• _Saved entries_
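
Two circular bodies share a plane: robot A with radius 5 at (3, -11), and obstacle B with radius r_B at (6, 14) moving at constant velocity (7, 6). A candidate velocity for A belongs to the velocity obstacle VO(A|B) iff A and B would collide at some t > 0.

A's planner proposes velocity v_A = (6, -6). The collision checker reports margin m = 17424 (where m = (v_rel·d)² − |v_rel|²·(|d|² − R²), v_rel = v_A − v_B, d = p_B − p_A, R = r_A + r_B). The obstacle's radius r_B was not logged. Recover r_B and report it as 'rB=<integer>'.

m = 17424
d = (3, 25);  v_rel = (-1, -12),  |v_rel|² = 145
v_rel×d = (-1)·(25) − (-12)·(3) = 11
since m = R²·145 − 11²:  R² = (121 + 17424) / 145 = 121
R = √121 = 11  ⇒  r_B = 11 − 5 = 6

rB=6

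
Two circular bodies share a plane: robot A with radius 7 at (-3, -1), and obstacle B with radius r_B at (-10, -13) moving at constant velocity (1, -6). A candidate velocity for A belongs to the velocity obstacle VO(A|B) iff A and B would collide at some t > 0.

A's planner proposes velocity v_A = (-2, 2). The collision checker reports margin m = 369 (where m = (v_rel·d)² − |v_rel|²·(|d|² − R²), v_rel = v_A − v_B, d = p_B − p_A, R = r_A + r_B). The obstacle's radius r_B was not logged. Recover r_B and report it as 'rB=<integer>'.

m = 369
d = (-7, -12);  v_rel = (-3, 8),  |v_rel|² = 73
v_rel×d = (-3)·(-12) − (8)·(-7) = 92
since m = R²·73 − 92²:  R² = (8464 + 369) / 73 = 121
R = √121 = 11  ⇒  r_B = 11 − 7 = 4

rB=4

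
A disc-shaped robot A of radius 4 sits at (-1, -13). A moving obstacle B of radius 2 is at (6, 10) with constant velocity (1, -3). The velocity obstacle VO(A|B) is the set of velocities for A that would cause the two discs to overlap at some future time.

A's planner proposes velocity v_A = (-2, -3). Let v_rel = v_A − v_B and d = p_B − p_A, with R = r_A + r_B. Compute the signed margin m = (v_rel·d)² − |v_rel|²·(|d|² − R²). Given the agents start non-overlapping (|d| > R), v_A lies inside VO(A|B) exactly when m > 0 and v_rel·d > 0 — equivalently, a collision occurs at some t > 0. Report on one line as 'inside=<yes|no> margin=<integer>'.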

• _THE TASK_
Could you return the lines in the entries above that contain "with"?

• _RESULT FOR THIS EXERCISE_
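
Two circular bodies share a plane: robot A with radius 5 at (3, -11), and obstacle B with radius r_B at (6, 14) moving at constant velocity (7, 6). A candidate velocity for A belongs to the velocity obstacle VO(A|B) iff A and B would collide at some t > 0.
Two circular bodies share a plane: robot A with radius 7 at (-3, -1), and obstacle B with radius r_B at (-10, -13) moving at constant velocity (1, -6). A candidate velocity for A belongs to the velocity obstacle VO(A|B) iff A and B would collide at some t > 0.
A disc-shaped robot A of radius 4 sits at (-1, -13). A moving obstacle B of radius 2 is at (6, 10) with constant velocity (1, -3). The velocity obstacle VO(A|B) is the set of velocities for A that would cause the two discs to overlap at some future time.
A's planner proposes velocity v_A = (-2, -3). Let v_rel = v_A − v_B and d = p_B − p_A, with R = r_A + r_B. Compute the signed margin m = (v_rel·d)² − |v_rel|²·(|d|² − R²). Given the agents start non-overlapping (|d| > R), v_A lies inside VO(A|B) exactly when m > 0 and v_rel·d > 0 — equivalently, a collision occurs at some t > 0. Report on one line as 'inside=<yes|no> margin=<integer>'.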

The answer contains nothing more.